Your assignment:
Locate the line that contains "A borrower needs" in the entries below, then repeat it and every following line through the line that contains "- Offer Y: 9.75%", exactly, and no others.
:: Records to use ::
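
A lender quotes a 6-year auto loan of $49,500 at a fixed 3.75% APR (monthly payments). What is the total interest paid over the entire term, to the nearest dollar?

Monthly rate = 3.75%/12 = 0.0031250; payment = 49,500 × 0.0031250 / (1 − (1+0.0031250)^−72) = $768.81.
Total paid = 72 × $768.81 = $55,354.32; interest = $55,354.32 − $49,500 = $5,854.32.

$5,854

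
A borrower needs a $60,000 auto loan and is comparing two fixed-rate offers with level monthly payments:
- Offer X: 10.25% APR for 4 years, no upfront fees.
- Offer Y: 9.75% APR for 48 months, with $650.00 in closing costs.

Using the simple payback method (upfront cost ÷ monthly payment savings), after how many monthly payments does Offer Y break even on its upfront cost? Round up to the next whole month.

46 months

Offer X: monthly rate = 10.25%/12 = 0.0085417; payment = 60,000 × 0.0085417 / (1 − (1+0.0085417)^−48) = $1,528.97.
Offer Y: at 9.75% the monthly rate is 0.0081250, so the payment is 60,000 × 0.0081250 / (1 − 1.0081250^−48) = $1,514.56.
Monthly savings = $1,528.97 − $1,514.56 = $14.41.
Break-even = $650.00 / $14.41 = 45.11 → 46 months.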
:::
Response for this exercise:
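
A borrower needs a $60,000 auto loan and is comparing two fixed-rate offers with level monthly payments:
- Offer X: 10.25% APR for 4 years, no upfront fees.
- Offer Y: 9.75% APR for 48 months, with $650.00 in closing costs.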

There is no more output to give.